## REQUIREMENT
Filter the lines below, keeping each one that holds "done".

Saved entries
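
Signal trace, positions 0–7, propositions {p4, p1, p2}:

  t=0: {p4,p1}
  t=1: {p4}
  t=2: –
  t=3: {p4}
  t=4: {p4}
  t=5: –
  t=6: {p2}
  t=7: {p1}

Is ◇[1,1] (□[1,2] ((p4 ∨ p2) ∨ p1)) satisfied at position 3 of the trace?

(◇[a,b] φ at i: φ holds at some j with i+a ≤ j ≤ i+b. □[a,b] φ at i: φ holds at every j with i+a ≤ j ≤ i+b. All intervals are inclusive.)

False

Check □[1,2] ((p4 ∨ p2) ∨ p1) at each j in [4,4]:
  j=4: fails at 5
No position in the window satisfies it → formula fails.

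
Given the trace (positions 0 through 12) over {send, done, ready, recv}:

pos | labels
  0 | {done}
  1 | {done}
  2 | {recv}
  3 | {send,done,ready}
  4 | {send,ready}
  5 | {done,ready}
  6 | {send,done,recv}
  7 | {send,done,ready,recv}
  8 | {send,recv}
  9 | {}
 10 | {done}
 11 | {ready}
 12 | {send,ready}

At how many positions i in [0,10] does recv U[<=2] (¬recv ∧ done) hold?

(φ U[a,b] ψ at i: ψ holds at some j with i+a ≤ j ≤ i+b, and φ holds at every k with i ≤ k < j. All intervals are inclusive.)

Evaluate at each i in [0,10]:
  i=0: ✓ (rhs at j=0)
  i=1: ✓ (rhs at j=1)
  i=2: ✓ (rhs at j=3; lhs holds on [2,2])
  i=3: ✓ (rhs at j=3)
  i=4: ✗ (lhs fails at k=4 before rhs at j=5)
  i=5: ✓ (rhs at j=5)
  i=6: ✗ (no rhs in [6,8])
  i=7: ✗ (no rhs in [7,9])
  i=8: ✗ (lhs fails at k=9 before rhs at j=10)
  i=9: ✗ (lhs fails at k=9 before rhs at j=10)
  i=10: ✓ (rhs at j=10)
Positions where it holds: {0, 1, 2, 3, 5, 10} → 6.

6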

## ANSWER FOR THE TASK
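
Given the trace (positions 0 through 12) over {send, done, ready, recv}:
  0 | {done}
  1 | {done}
  3 | {send,done,ready}
  5 | {done,ready}
  6 | {send,done,recv}
  7 | {send,done,ready,recv}
 10 | {done}
At how many positions i in [0,10] does recv U[<=2] (¬recv ∧ done) hold?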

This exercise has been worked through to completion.